**Activity**
I need the number of lines in the data that contain the word "sums", and nothing beyond it.

**Material to process**
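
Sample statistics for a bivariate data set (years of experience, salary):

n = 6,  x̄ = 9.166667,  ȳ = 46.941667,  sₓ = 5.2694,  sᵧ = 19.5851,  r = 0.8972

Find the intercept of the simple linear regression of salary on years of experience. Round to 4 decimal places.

16.3738

b = r · sᵧ/sₓ = 0.8972 · 19.5851/5.2694 = 3.334678
a = ȳ − b·x̄ = 46.941667 − 3.334678·9.166667 = 16.373785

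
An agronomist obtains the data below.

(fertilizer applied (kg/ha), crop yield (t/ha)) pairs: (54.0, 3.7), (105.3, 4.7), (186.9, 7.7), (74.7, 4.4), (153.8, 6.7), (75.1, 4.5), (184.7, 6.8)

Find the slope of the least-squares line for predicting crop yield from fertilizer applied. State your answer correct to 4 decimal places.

0.0270

n = 7, Σx = 834.5, Σy = 38.5, Σxy = 5086.89, Σx² = 117924.33
Sxx = Σx² − (Σx)²/n = 117924.33 − 99484.321429 = 18440.008571
Sxy = Σxy − (Σx)(Σy)/n = 5086.89 − 4589.75 = 497.14
b = Sxy/Sxx = 497.14/18440.008571 = 0.026960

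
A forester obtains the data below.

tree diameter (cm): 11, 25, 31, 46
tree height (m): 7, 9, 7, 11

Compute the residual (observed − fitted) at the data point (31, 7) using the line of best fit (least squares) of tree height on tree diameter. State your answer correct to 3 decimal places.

-1.781

n = 4, Σx = 113, Σy = 34, Σxy = 1025, Σx² = 3823
Sxx = Σx² − (Σx)²/n = 3823 − 3192.25 = 630.75
Sxy = Σxy − (Σx)(Σy)/n = 1025 − 960.5 = 64.5
b = Sxy/Sxx = 64.5/630.75 = 0.102259
a = ȳ − b·x̄ = 8.5 − 0.102259·28.25 = 5.611177
ŷ(31) = 5.611177 + 0.102259·31 = 8.781213
residual = y − ŷ = 7 − 8.781213 = -1.781213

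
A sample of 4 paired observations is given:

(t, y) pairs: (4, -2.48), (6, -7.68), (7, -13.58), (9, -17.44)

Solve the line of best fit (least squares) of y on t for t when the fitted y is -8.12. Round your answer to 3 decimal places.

n = 4, Σx = 26, Σy = -41.18, Σxy = -308.02, Σx² = 182
Sxx = Σx² − (Σx)²/n = 182 − 169 = 13
Sxy = Σxy − (Σx)(Σy)/n = -308.02 − (-267.67) = -40.35
b = Sxy/Sxx = -40.35/13 = -3.103846
a = ȳ − b·x̄ = -10.295 − (-3.103846)·6.5 = 9.88
Set a + b·x = -8.12: x = (-8.12 − 9.88) / (-3.103846) = 5.799257

5.799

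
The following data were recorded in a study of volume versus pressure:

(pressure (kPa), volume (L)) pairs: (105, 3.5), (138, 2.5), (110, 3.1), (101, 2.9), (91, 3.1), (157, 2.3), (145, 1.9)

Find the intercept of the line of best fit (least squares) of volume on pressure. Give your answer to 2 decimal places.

4.97

n = 7, Σx = 847, Σy = 19.3, Σxy = 2265.1, Σx² = 106325
Sxx = Σx² − (Σx)²/n = 106325 − 102487 = 3838
Sxy = Σxy − (Σx)(Σy)/n = 2265.1 − 2335.3 = -70.2
b = Sxy/Sxx = -70.2/3838 = -0.018291
a = ȳ − b·x̄ = 2.757143 − (-0.018291)·121 = 4.970327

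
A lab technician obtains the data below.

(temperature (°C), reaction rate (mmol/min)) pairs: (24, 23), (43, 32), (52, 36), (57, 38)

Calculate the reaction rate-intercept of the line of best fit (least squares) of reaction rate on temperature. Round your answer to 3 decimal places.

n = 4, Σx = 176, Σy = 129, Σxy = 5966, Σx² = 8378
Sxx = Σx² − (Σx)²/n = 8378 − 7744 = 634
Sxy = Σxy − (Σx)(Σy)/n = 5966 − 5676 = 290
b = Sxy/Sxx = 290/634 = 0.457413
a = ȳ − b·x̄ = 32.25 − 0.457413·44 = 12.123817

12.124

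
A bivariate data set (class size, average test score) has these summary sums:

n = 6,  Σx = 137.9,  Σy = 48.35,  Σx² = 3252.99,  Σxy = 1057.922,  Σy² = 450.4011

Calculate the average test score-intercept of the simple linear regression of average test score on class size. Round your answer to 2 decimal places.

22.72

Sxx = Σx² − (Σx)²/n = 3252.99 − 3169.401667 = 83.588333
Sxy = Σxy − (Σx)(Σy)/n = 1057.922 − 1111.244167 = -53.322167
b = Sxy/Sxx = -53.322167/83.588333 = -0.637914
a = ȳ − b·x̄ = 8.058333 − (-0.637914)·22.983333 = 22.719723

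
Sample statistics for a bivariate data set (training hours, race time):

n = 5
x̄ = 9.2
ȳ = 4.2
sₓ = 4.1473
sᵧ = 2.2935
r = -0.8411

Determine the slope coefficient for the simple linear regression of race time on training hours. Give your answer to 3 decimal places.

-0.465

b = r · sᵧ/sₓ = -0.8411 · 2.2935/4.1473 = -0.465137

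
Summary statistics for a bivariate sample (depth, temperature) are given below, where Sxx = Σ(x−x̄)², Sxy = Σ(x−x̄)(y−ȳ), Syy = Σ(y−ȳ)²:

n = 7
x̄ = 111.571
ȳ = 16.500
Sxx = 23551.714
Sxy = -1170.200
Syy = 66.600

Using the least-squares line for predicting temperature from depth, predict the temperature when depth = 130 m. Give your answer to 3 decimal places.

15.584

b = Sxy/Sxx = -1170.2/23551.714 = -0.049686
a = ȳ − b·x̄ = 16.5 − (-0.049686)·111.571 = 22.043562
ŷ(130) = a + b·130 = 22.043562 + (-0.049686)·130 = 15.584329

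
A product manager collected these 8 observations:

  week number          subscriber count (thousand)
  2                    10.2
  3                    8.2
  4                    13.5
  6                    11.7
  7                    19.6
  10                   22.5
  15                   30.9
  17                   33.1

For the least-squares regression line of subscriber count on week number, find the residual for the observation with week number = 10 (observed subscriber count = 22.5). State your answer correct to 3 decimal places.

0.454

n = 8, Σx = 64, Σy = 149.7, Σxy = 1557.6, Σx² = 728
Sxx = Σx² − (Σx)²/n = 728 − 512 = 216
Sxy = Σxy − (Σx)(Σy)/n = 1557.6 − 1197.6 = 360
b = Sxy/Sxx = 360/216 = 1.666667
a = ȳ − b·x̄ = 18.7125 − 1.666667·8 = 5.379167
ŷ(10) = 5.379167 + 1.666667·10 = 22.045833
residual = y − ŷ = 22.5 − 22.045833 = 0.454167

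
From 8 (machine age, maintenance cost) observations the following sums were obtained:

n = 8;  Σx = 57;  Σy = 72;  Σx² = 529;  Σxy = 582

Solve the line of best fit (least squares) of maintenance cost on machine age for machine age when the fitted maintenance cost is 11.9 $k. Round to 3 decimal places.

12.289

Sxx = Σx² − (Σx)²/n = 529 − 406.125 = 122.875
Sxy = Σxy − (Σx)(Σy)/n = 582 − 513 = 69
b = Sxy/Sxx = 69/122.875 = 0.561546
a = ȳ − b·x̄ = 9 − 0.561546·7.125 = 4.998983
Set a + b·x = 11.9: x = (11.9 − 4.998983) / 0.561546 = 12.289312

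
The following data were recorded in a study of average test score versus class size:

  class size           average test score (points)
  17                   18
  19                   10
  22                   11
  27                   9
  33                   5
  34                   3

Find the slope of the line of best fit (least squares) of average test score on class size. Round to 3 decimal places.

-0.663

n = 6, Σx = 152, Σy = 56, Σxy = 1248, Σx² = 4108
Sxx = Σx² − (Σx)²/n = 4108 − 3850.666667 = 257.333333
Sxy = Σxy − (Σx)(Σy)/n = 1248 − 1418.666667 = -170.666667
b = Sxy/Sxx = -170.666667/257.333333 = -0.663212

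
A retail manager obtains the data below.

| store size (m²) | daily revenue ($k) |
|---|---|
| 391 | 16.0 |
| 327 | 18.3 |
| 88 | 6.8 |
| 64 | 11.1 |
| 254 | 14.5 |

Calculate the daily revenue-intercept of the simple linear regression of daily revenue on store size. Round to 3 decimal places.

7.315

n = 5, Σx = 1124, Σy = 66.7, Σxy = 17231.9, Σx² = 336166
Sxx = Σx² − (Σx)²/n = 336166 − 252675.2 = 83490.8
Sxy = Σxy − (Σx)(Σy)/n = 17231.9 − 14994.16 = 2237.74
b = Sxy/Sxx = 2237.74/83490.8 = 0.026802
a = ȳ − b·x̄ = 13.34 − 0.026802·224.8 = 7.314858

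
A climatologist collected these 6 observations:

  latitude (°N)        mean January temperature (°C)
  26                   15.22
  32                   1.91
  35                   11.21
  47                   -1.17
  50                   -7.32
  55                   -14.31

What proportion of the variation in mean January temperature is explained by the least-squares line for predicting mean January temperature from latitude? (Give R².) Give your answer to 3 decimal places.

n = 6, Σx = 245, Σy = 5.54, Σxy = -358.85, Σx² = 10659, Σy² = 620.688
Sxx = Σx² − (Σx)²/n = 10659 − 10004.166667 = 654.833333
Sxy = Σxy − (Σx)(Σy)/n = -358.85 − 226.216667 = -585.066667
Syy = Σy² − (Σy)²/n = 620.688 − 5.115267 = 615.572733
R² = Sxy²/(Sxx·Syy) = (-585.066667)²/(654.833333·615.572733) = 0.849182

0.849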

**Answer box**
2